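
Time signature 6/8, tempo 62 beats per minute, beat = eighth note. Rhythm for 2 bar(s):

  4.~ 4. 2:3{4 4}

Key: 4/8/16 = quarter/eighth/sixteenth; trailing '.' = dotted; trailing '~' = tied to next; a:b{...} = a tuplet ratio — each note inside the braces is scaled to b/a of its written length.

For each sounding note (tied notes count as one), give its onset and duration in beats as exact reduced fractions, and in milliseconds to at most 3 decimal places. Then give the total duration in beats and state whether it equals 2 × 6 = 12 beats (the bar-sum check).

1) 0.0ms=0b +5806.452ms=6b
2) 5806.452ms=6b +2903.226ms=3b
3) 8709.677ms=9b +2903.226ms=3b
Σ=12b of 12 (62bpm 6/8) — PASS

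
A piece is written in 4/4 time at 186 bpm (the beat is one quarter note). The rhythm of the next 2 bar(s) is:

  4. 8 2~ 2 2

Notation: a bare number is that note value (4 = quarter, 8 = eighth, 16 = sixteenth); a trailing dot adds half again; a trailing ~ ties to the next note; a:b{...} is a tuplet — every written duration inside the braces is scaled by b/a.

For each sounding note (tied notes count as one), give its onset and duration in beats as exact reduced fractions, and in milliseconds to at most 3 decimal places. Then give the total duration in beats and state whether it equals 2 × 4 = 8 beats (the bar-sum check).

1) 0.0ms=0b +483.871ms=3/2b
2) 483.871ms=3/2b +161.29ms=1/2b
3) 645.161ms=2b +1290.323ms=4b
4) 1935.484ms=6b +645.161ms=2b
Σ=8b of 8 (186bpm 4/4) — PASS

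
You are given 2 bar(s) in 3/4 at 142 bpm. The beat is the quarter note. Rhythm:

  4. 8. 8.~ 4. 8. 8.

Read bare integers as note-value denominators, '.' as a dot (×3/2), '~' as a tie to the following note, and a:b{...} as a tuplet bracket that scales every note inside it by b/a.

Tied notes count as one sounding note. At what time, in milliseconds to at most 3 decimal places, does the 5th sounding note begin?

1. 0.0ms @ 0 + 633.803ms (3/2)
2. 633.803ms @ 3/2 + 316.901ms (3/4)
3. 950.704ms @ 9/4 + 950.704ms (9/4)
4. 1901.408ms @ 9/2 + 316.901ms (3/4)
5. 2218.31ms @ 21/4 + 316.901ms (3/4)

note 5 onset = 21/4b = 2218.31ms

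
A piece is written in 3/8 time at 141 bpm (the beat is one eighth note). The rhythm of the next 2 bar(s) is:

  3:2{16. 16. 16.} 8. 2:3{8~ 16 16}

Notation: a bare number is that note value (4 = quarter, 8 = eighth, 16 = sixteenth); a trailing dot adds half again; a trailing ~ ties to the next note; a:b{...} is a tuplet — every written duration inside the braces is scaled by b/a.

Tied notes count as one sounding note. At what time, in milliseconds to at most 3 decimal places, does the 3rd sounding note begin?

1. 0.0ms @ 0 + 212.766ms (1/2)
2. 212.766ms @ 1/2 + 212.766ms (1/2)
3. 425.532ms @ 1 + 212.766ms (1/2)
4. 638.298ms @ 3/2 + 638.298ms (3/2)
5. 1276.596ms @ 3 + 957.447ms (9/4)
6. 2234.043ms @ 21/4 + 319.149ms (3/4)

note 3 onset = 1b = 425.532ms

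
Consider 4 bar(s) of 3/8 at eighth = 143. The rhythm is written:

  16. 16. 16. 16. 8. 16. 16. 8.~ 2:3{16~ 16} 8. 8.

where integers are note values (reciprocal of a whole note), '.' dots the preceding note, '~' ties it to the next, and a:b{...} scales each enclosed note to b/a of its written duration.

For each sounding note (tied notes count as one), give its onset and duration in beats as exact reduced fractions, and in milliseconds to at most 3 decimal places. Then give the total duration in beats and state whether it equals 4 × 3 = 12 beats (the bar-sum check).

1) 0.0ms=0b +314.685ms=3/4b
2) 314.685ms=3/4b +314.685ms=3/4b
3) 629.371ms=3/2b +314.685ms=3/4b
4) 944.056ms=9/4b +314.685ms=3/4b
5) 1258.741ms=3b +629.371ms=3/2b
6) 1888.112ms=9/2b +314.685ms=3/4b
7) 2202.797ms=21/4b +314.685ms=3/4b
8) 2517.483ms=6b +1258.741ms=3b
9) 3776.224ms=9b +629.371ms=3/2b
10) 4405.594ms=21/2b +629.371ms=3/2b
Σ=12b of 12 (143bpm 3/8) — PASS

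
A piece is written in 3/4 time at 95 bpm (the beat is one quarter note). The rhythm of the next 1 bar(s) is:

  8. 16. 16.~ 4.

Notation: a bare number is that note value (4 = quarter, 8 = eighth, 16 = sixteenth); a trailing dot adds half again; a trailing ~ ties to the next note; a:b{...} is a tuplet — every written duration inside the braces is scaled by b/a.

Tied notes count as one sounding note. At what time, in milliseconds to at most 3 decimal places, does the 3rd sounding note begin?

note 3 onset = 9/8b = 710.526ms

1. 0.0ms @ 0 + 473.684ms (3/4)
2. 473.684ms @ 3/4 + 236.842ms (3/8)
3. 710.526ms @ 9/8 + 1184.211ms (15/8)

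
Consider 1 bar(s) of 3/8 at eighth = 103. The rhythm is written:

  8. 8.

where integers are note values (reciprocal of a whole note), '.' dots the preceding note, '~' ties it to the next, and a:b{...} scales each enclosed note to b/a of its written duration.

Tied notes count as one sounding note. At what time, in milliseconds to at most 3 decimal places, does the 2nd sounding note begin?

1. 0.0ms @ 0 + 873.786ms (3/2)
2. 873.786ms @ 3/2 + 873.786ms (3/2)

note 2 onset = 3/2b = 873.786ms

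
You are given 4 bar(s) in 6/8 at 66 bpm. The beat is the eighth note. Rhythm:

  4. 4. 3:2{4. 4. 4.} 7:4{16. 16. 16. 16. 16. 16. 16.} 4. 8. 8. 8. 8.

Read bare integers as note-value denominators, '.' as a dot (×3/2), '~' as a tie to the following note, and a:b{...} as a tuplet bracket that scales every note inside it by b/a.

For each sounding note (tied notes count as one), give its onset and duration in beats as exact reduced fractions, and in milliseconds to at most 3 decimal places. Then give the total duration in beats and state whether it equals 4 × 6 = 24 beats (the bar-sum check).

1) 0.0ms=0b +2727.273ms=3b
2) 2727.273ms=3b +2727.273ms=3b
3) 5454.545ms=6b +1818.182ms=2b
4) 7272.727ms=8b +1818.182ms=2b
5) 9090.909ms=10b +1818.182ms=2b
6) 10909.091ms=12b +389.61ms=3/7b
7) 11298.701ms=87/7b +389.61ms=3/7b
8) 11688.312ms=90/7b +389.61ms=3/7b
9) 12077.922ms=93/7b +389.61ms=3/7b
10) 12467.532ms=96/7b +389.61ms=3/7b
11) 12857.143ms=99/7b +389.61ms=3/7b
12) 13246.753ms=102/7b +389.61ms=3/7b
13) 13636.364ms=15b +2727.273ms=3b
14) 16363.636ms=18b +1363.636ms=3/2b
15) 17727.273ms=39/2b +1363.636ms=3/2b
16) 19090.909ms=21b +1363.636ms=3/2b
17) 20454.545ms=45/2b +1363.636ms=3/2b
Σ=24b of 24 (66bpm 6/8) — PASS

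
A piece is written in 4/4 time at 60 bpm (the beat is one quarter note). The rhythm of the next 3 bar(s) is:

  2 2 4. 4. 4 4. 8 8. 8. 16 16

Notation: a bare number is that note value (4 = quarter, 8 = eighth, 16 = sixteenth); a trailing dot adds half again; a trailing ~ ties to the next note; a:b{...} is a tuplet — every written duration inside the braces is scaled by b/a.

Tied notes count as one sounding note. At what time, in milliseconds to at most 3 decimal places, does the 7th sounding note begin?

note 7 onset = 19/2b = 9500.0ms

1. 0.0ms @ 0 + 2000.0ms (2)
2. 2000.0ms @ 2 + 2000.0ms (2)
3. 4000.0ms @ 4 + 1500.0ms (3/2)
4. 5500.0ms @ 11/2 + 1500.0ms (3/2)
5. 7000.0ms @ 7 + 1000.0ms (1)
6. 8000.0ms @ 8 + 1500.0ms (3/2)
7. 9500.0ms @ 19/2 + 500.0ms (1/2)
8. 10000.0ms @ 10 + 750.0ms (3/4)
9. 10750.0ms @ 43/4 + 750.0ms (3/4)
10. 11500.0ms @ 23/2 + 250.0ms (1/4)
11. 11750.0ms @ 47/4 + 250.0ms (1/4)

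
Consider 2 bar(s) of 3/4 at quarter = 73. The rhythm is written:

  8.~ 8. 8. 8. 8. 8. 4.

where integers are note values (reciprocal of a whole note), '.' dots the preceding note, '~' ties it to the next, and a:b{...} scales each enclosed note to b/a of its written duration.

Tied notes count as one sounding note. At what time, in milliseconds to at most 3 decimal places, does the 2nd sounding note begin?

note 2 onset = 3/2b = 1232.877ms

1. 0.0ms @ 0 + 1232.877ms (3/2)
2. 1232.877ms @ 3/2 + 616.438ms (3/4)
3. 1849.315ms @ 9/4 + 616.438ms (3/4)
4. 2465.753ms @ 3 + 616.438ms (3/4)
5. 3082.192ms @ 15/4 + 616.438ms (3/4)
6. 3698.63ms @ 9/2 + 1232.877ms (3/2)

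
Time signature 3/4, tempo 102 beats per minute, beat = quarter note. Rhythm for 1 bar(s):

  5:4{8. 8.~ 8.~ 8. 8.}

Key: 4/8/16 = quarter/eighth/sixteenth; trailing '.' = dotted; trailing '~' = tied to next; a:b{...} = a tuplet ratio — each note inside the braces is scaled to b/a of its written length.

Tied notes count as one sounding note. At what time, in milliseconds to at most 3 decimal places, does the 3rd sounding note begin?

1. 0.0ms @ 0 + 352.941ms (3/5)
2. 352.941ms @ 3/5 + 1058.824ms (9/5)
3. 1411.765ms @ 12/5 + 352.941ms (3/5)

note 3 onset = 12/5b = 1411.765ms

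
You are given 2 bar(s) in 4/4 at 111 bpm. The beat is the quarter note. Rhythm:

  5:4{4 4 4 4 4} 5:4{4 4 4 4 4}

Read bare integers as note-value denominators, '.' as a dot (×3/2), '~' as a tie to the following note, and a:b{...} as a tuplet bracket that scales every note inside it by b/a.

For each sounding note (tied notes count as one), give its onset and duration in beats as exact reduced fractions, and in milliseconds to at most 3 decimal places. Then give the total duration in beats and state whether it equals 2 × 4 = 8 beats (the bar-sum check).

1) 0.0ms=0b +432.432ms=4/5b
2) 432.432ms=4/5b +432.432ms=4/5b
3) 864.865ms=8/5b +432.432ms=4/5b
4) 1297.297ms=12/5b +432.432ms=4/5b
5) 1729.73ms=16/5b +432.432ms=4/5b
6) 2162.162ms=4b +432.432ms=4/5b
7) 2594.595ms=24/5b +432.432ms=4/5b
8) 3027.027ms=28/5b +432.432ms=4/5b
9) 3459.459ms=32/5b +432.432ms=4/5b
10) 3891.892ms=36/5b +432.432ms=4/5b
Σ=8b of 8 (111bpm 4/4) — PASS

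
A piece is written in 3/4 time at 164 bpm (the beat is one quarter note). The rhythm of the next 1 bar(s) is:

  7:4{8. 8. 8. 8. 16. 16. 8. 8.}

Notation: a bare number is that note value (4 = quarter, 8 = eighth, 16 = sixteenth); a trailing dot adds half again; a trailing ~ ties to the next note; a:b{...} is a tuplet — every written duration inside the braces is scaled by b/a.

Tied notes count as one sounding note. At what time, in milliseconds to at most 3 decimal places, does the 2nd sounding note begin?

note 2 onset = 3/7b = 156.794ms

1. 0.0ms @ 0 + 156.794ms (3/7)
2. 156.794ms @ 3/7 + 156.794ms (3/7)
3. 313.589ms @ 6/7 + 156.794ms (3/7)
4. 470.383ms @ 9/7 + 156.794ms (3/7)
5. 627.178ms @ 12/7 + 78.397ms (3/14)
6. 705.575ms @ 27/14 + 78.397ms (3/14)
7. 783.972ms @ 15/7 + 156.794ms (3/7)
8. 940.767ms @ 18/7 + 156.794ms (3/7)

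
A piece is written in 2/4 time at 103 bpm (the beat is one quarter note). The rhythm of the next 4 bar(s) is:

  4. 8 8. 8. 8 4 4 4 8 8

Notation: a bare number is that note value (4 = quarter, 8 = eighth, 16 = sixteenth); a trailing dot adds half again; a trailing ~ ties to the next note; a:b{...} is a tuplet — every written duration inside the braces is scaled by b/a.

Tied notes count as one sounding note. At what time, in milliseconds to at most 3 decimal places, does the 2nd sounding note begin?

note 2 onset = 3/2b = 873.786ms

1. 0.0ms @ 0 + 873.786ms (3/2)
2. 873.786ms @ 3/2 + 291.262ms (1/2)
3. 1165.049ms @ 2 + 436.893ms (3/4)
4. 1601.942ms @ 11/4 + 436.893ms (3/4)
5. 2038.835ms @ 7/2 + 291.262ms (1/2)
6. 2330.097ms @ 4 + 582.524ms (1)
7. 2912.621ms @ 5 + 582.524ms (1)
8. 3495.146ms @ 6 + 582.524ms (1)
9. 4077.67ms @ 7 + 291.262ms (1/2)
10. 4368.932ms @ 15/2 + 291.262ms (1/2)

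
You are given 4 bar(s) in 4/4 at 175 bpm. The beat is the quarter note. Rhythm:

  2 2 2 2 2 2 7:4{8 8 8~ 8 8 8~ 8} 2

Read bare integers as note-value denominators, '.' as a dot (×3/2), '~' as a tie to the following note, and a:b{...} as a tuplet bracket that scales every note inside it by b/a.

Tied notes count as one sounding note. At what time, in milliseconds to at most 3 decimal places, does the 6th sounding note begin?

note 6 onset = 10b = 3428.571ms

1. 0.0ms @ 0 + 685.714ms (2)
2. 685.714ms @ 2 + 685.714ms (2)
3. 1371.429ms @ 4 + 685.714ms (2)
4. 2057.143ms @ 6 + 685.714ms (2)
5. 2742.857ms @ 8 + 685.714ms (2)
6. 3428.571ms @ 10 + 685.714ms (2)
7. 4114.286ms @ 12 + 97.959ms (2/7)
8. 4212.245ms @ 86/7 + 97.959ms (2/7)
9. 4310.204ms @ 88/7 + 195.918ms (4/7)
10. 4506.122ms @ 92/7 + 97.959ms (2/7)
11. 4604.082ms @ 94/7 + 195.918ms (4/7)
12. 4800.0ms @ 14 + 685.714ms (2)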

Your objective.
Count, in the records above, the lines that contain "tempo", and write only the resulting number.

Response below.
2